> _Exercise prompt_
Which lines of the records contain the word "What"? Show each of them.

> _Recorded data_
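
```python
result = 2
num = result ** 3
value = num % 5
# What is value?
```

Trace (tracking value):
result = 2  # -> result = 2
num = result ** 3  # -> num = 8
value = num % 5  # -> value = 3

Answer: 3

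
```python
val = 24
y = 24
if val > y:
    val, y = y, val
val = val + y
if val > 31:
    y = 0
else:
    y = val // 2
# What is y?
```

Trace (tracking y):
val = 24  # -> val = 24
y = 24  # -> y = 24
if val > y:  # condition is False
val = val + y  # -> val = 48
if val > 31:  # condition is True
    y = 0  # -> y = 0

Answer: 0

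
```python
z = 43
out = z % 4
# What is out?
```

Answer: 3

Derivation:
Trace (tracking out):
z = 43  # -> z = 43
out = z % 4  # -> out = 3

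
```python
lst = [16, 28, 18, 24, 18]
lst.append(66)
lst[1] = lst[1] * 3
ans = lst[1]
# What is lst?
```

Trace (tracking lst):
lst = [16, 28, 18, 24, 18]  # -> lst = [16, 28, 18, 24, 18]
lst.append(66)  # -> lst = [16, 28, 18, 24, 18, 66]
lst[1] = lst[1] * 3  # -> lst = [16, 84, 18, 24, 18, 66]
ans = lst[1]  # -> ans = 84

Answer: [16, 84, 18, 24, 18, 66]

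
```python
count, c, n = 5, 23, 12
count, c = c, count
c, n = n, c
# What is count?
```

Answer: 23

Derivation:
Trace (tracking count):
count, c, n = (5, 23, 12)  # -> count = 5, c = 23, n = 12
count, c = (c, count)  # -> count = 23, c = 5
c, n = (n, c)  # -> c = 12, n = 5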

--

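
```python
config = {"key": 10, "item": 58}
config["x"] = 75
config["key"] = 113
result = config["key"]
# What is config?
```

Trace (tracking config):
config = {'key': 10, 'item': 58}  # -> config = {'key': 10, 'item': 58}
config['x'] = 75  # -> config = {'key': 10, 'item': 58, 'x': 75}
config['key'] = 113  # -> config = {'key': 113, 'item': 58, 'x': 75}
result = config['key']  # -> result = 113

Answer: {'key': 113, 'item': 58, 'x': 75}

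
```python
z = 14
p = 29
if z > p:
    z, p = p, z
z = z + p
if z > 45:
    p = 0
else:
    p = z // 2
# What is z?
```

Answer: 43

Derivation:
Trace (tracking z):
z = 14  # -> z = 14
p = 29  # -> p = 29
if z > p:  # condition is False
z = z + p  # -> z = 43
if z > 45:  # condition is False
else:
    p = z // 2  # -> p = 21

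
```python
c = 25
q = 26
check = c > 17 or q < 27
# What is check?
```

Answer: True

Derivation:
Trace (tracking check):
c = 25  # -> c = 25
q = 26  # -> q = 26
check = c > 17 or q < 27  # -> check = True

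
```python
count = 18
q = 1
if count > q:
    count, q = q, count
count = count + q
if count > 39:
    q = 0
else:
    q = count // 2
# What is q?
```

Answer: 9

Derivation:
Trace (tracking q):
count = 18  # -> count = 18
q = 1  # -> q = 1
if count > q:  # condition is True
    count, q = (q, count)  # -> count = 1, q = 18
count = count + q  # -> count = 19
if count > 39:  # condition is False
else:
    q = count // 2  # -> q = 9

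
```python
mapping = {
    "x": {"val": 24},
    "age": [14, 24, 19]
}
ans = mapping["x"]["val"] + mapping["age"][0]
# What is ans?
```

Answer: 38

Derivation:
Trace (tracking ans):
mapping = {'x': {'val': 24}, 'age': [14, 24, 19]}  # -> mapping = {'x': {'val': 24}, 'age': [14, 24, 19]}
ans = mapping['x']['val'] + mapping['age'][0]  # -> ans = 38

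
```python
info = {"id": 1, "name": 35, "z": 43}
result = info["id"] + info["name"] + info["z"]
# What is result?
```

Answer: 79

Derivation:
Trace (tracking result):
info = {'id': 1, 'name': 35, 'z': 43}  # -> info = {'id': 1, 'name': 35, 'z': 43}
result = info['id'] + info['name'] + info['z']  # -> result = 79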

> _Output of the exercise_
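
# What is value?
# What is y?
# What is out?
# What is lst?
# What is count?
# What is config?
# What is z?
# What is check?
# What is q?
# What is ans?
# What is result?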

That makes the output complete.